THE TASK - This exercise asks for the entries below to be printed exactly.

INPUT MATERIAL -

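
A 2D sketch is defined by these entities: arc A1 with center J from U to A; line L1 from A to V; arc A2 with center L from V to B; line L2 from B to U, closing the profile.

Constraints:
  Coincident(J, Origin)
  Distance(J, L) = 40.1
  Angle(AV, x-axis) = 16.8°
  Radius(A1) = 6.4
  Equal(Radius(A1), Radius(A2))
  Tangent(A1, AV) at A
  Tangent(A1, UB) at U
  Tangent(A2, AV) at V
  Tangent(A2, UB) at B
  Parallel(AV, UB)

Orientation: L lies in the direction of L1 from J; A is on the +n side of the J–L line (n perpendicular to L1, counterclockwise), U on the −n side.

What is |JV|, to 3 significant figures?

40.6

Tangency of A1 to both parallel lines with radius 6.4 puts A and U at J ± 6.4·n: A = (-1.85, 6.13), U = (1.85, -6.13). Equal radii place V and B the same way about L: V = L + 6.4·n = (36.5, 17.7), B = L − 6.4·n = (40.2, 5.46). Then |JV| = |V − J| = 40.6.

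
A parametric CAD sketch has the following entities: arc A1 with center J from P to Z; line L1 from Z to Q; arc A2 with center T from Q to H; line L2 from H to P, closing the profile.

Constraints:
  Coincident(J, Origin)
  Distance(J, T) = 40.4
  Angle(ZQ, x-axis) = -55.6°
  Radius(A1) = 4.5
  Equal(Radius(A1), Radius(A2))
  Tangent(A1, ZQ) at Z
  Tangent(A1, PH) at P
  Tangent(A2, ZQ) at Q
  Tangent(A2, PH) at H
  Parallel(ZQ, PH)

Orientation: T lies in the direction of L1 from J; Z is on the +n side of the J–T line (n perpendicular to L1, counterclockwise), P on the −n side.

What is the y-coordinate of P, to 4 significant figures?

-2.542

The slot axis is L1's direction at -55.6°, so u = (cos -55.6°, sin -55.6°) = (0.5650, -0.8251) and n = (−sin -55.6°, cos -55.6°) = (0.8251, 0.5650). J is at the origin and T lies 40.4 along u from J, so T = 40.4·u = (22.82, -33.33). Tangency of A1 to both parallel lines with radius 4.5 puts Z and P at J ± 4.5·n: Z = (3.713, 2.542), P = (-3.713, -2.542). So P.y = -2.542.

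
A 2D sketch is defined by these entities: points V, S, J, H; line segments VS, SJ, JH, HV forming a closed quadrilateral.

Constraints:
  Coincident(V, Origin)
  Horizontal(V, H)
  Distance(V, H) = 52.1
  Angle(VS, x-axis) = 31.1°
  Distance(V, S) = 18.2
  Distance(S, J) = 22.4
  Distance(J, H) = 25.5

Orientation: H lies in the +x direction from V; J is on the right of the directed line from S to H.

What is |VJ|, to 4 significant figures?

29.68

V is at the origin; V and H share the same y with |VH| = 52.1 and H in +x, so H = (52.1, 0). VS runs at 31.1° with |VS| = 18.2, so S = (15.58, 9.401). J is determined by |SJ| = 22.4 and |JH| = 25.5 together: it lies at the intersection of circle(S, 22.4) and circle(H, 25.5). With |SH| = 37.71, the foot of the radical line on SH is 16.88 from S and the perpendicular offset is √(22.4² − 16.88²) = 14.72. Taking the right-of-SH solution: J = (28.27, -9.064).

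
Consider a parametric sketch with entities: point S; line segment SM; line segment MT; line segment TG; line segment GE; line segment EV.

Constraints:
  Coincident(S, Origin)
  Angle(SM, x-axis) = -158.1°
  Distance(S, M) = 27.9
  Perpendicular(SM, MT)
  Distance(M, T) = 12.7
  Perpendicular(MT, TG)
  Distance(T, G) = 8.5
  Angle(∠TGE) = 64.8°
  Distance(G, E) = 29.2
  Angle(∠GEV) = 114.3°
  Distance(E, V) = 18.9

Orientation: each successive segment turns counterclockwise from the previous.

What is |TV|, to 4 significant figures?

34.69

S is at the origin; SM runs at -158.1° with length 27.9, so M = (-25.89, -10.41). SM ⟂ MT, so MT runs at -68.10°; with |MT| = 12.7, T = (-21.15, -22.19). The perpendicularity gives TG at right angles to MT, so TG runs at 21.90°; with |TG| = 8.5, G = (-13.26, -19.02). ∠TGE = 64.8° gives GE at 137.1° from the x-axis; with |GE| = 29.2, E = (-34.65, 0.8576). ∠GEV = 114.3° gives EV at -157.2° from the x-axis; with |EV| = 18.9, V = (-52.08, -6.466). Then |TV| = |V − T| = 34.69.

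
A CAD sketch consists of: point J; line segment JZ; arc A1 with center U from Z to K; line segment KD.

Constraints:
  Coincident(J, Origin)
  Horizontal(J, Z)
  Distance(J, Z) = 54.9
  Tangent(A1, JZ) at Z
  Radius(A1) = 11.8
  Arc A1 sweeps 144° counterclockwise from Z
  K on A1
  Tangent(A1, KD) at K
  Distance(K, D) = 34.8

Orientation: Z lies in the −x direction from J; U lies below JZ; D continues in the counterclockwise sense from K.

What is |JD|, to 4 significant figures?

53.68

J is at the origin; J and Z share the same y with |JZ| = 54.9 and Z on the −x side, so Z = (-54.90, 0.000). The tangent condition forces UZ to be normal to JZ, so U = Z + (0, -11.8) = (-54.90, -11.80). On A1, Z sits at bearing 90° from U; a 144° counterclockwise sweep puts K at bearing 234°, so K = U + 11.8·(cos 234°, sin 234°) = (-61.84, -21.35). A1 meets KD tangentially, so UK is at right angles to KD, so KD runs along (−sin 234°, cos 234°); with |KD| = 34.8, D = (-33.68, -41.80). Then |JD| = |D − J| = 53.68.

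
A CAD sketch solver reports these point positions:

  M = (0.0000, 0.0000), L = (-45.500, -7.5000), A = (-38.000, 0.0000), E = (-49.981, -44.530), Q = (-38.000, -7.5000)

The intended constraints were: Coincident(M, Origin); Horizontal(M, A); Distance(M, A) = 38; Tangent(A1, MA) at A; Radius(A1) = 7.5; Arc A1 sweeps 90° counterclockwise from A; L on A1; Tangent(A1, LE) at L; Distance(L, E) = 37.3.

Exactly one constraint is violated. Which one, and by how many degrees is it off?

Tangent(A1, LE) at L — off by 6.90°.

M = (0.00, 0.00) ✓; M.y = 0.00, A.y = 0.00 ✓; |MA| = 38.00 ✓; ∠(QA, AM) = 90.00° ✓; |QA| = 7.500 ✓; bearing(Q→L) − bearing(Q→A) = 90.00° ✓; |QL| = 7.500 ✓; ∠(QL, LE) = 96.90° ✗; |LE| = 37.30 ✓.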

EXERCISE RESULT -
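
A 2D sketch is defined by these entities: arc A1 with center J from U to A; line L1 from A to V; arc A2 with center L from V to B; line L2 from B to U, closing the profile.

Constraints:
  Coincident(J, Origin)
  Distance(J, L) = 40.1
  Angle(AV, x-axis) = 16.8°
  Radius(A1) = 6.4
  Equal(Radius(A1), Radius(A2))
  Tangent(A1, AV) at A
  Tangent(A1, UB) at U
  Tangent(A2, AV) at V
  Tangent(A2, UB) at B
  Parallel(AV, UB)

Orientation: L lies in the direction of L1 from J; A is on the +n side of the J–L line (n perpendicular to L1, counterclockwise), U on the −n side.

What is |JV|, to 3 significant figures?

40.6

Tangency of A1 to both parallel lines with radius 6.4 puts A and U at J ± 6.4·n: A = (-1.85, 6.13), U = (1.85, -6.13). Equal radii place V and B the same way about L: V = L + 6.4·n = (36.5, 17.7), B = L − 6.4·n = (40.2, 5.46). Then |JV| = |V − J| = 40.6.

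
A parametric CAD sketch has the following entities: arc A1 with center J from P to Z; line L1 from Z to Q; arc A2 with center T from Q to H; line L2 from H to P, closing the profile.

Constraints:
  Coincident(J, Origin)
  Distance(J, T) = 40.4
  Angle(ZQ, x-axis) = -55.6°
  Radius(A1) = 4.5
  Equal(Radius(A1), Radius(A2))
  Tangent(A1, ZQ) at Z
  Tangent(A1, PH) at P
  Tangent(A2, ZQ) at Q
  Tangent(A2, PH) at H
  Parallel(ZQ, PH)

Orientation: T lies in the direction of L1 from J; Z is on the +n side of the J–T line (n perpendicular to L1, counterclockwise), P on the −n side.

What is the y-coordinate of P, to 4 significant figures?

-2.542

The slot axis is L1's direction at -55.6°, so u = (cos -55.6°, sin -55.6°) = (0.5650, -0.8251) and n = (−sin -55.6°, cos -55.6°) = (0.8251, 0.5650). J is at the origin and T lies 40.4 along u from J, so T = 40.4·u = (22.82, -33.33). Tangency of A1 to both parallel lines with radius 4.5 puts Z and P at J ± 4.5·n: Z = (3.713, 2.542), P = (-3.713, -2.542). So P.y = -2.542.

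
A 2D sketch is defined by these entities: points V, S, J, H; line segments VS, SJ, JH, HV forming a closed quadrilateral.

Constraints:
  Coincident(V, Origin)
  Horizontal(V, H)
  Distance(V, H) = 52.1
  Angle(VS, x-axis) = 31.1°
  Distance(V, S) = 18.2
  Distance(S, J) = 22.4
  Distance(J, H) = 25.5

Orientation: H lies in the +x direction from V; J is on the right of the directed line from S to H.

What is |VJ|, to 4 significant figures?

29.68

V is at the origin; V and H share the same y with |VH| = 52.1 and H in +x, so H = (52.1, 0). VS runs at 31.1° with |VS| = 18.2, so S = (15.58, 9.401). J is determined by |SJ| = 22.4 and |JH| = 25.5 together: it lies at the intersection of circle(S, 22.4) and circle(H, 25.5). With |SH| = 37.71, the foot of the radical line on SH is 16.88 from S and the perpendicular offset is √(22.4² − 16.88²) = 14.72. Taking the right-of-SH solution: J = (28.27, -9.064).

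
Consider a parametric sketch with entities: point S; line segment SM; line segment MT; line segment TG; line segment GE; line segment EV.

Constraints:
  Coincident(S, Origin)
  Angle(SM, x-axis) = -158.1°
  Distance(S, M) = 27.9
  Perpendicular(SM, MT)
  Distance(M, T) = 12.7
  Perpendicular(MT, TG)
  Distance(T, G) = 8.5
  Angle(∠TGE) = 64.8°
  Distance(G, E) = 29.2
  Angle(∠GEV) = 114.3°
  Distance(E, V) = 18.9

Orientation: each successive segment turns counterclockwise from the previous.

What is |TV|, to 4 significant figures?

34.69

S is at the origin; SM runs at -158.1° with length 27.9, so M = (-25.89, -10.41). SM ⟂ MT, so MT runs at -68.10°; with |MT| = 12.7, T = (-21.15, -22.19). The perpendicularity gives TG at right angles to MT, so TG runs at 21.90°; with |TG| = 8.5, G = (-13.26, -19.02). ∠TGE = 64.8° gives GE at 137.1° from the x-axis; with |GE| = 29.2, E = (-34.65, 0.8576). ∠GEV = 114.3° gives EV at -157.2° from the x-axis; with |EV| = 18.9, V = (-52.08, -6.466). Then |TV| = |V − T| = 34.69.

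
A CAD sketch consists of: point J; line segment JZ; arc A1 with center U from Z to K; line segment KD.

Constraints:
  Coincident(J, Origin)
  Horizontal(J, Z)
  Distance(J, Z) = 54.9
  Tangent(A1, JZ) at Z
  Radius(A1) = 11.8
  Arc A1 sweeps 144° counterclockwise from Z
  K on A1
  Tangent(A1, KD) at K
  Distance(K, D) = 34.8

Orientation: Z lies in the −x direction from J; U lies below JZ; D continues in the counterclockwise sense from K.

What is |JD|, to 4 significant figures?

53.68

J is at the origin; J and Z share the same y with |JZ| = 54.9 and Z on the −x side, so Z = (-54.90, 0.000). The tangent condition forces UZ to be normal to JZ, so U = Z + (0, -11.8) = (-54.90, -11.80). On A1, Z sits at bearing 90° from U; a 144° counterclockwise sweep puts K at bearing 234°, so K = U + 11.8·(cos 234°, sin 234°) = (-61.84, -21.35). A1 meets KD tangentially, so UK is at right angles to KD, so KD runs along (−sin 234°, cos 234°); with |KD| = 34.8, D = (-33.68, -41.80). Then |JD| = |D − J| = 53.68.

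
A CAD sketch solver reports these point positions:

  M = (0.0000, 0.0000), L = (-45.500, -7.5000), A = (-38.000, 0.0000), E = (-49.981, -44.530), Q = (-38.000, -7.5000)

The intended constraints were: Coincident(M, Origin); Horizontal(M, A); Distance(M, A) = 38; Tangent(A1, MA) at A; Radius(A1) = 7.5; Arc A1 sweeps 90° counterclockwise from A; L on A1; Tangent(A1, LE) at L; Distance(L, E) = 37.3.

Exactly one constraint is violated. Which one, and by how many degrees is it off?

Tangent(A1, LE) at L — off by 6.90°.

M = (0.00, 0.00) ✓; M.y = 0.00, A.y = 0.00 ✓; |MA| = 38.00 ✓; ∠(QA, AM) = 90.00° ✓; |QA| = 7.500 ✓; bearing(Q→L) − bearing(Q→A) = 90.00° ✓; |QL| = 7.500 ✓; ∠(QL, LE) = 96.90° ✗; |LE| = 37.30 ✓.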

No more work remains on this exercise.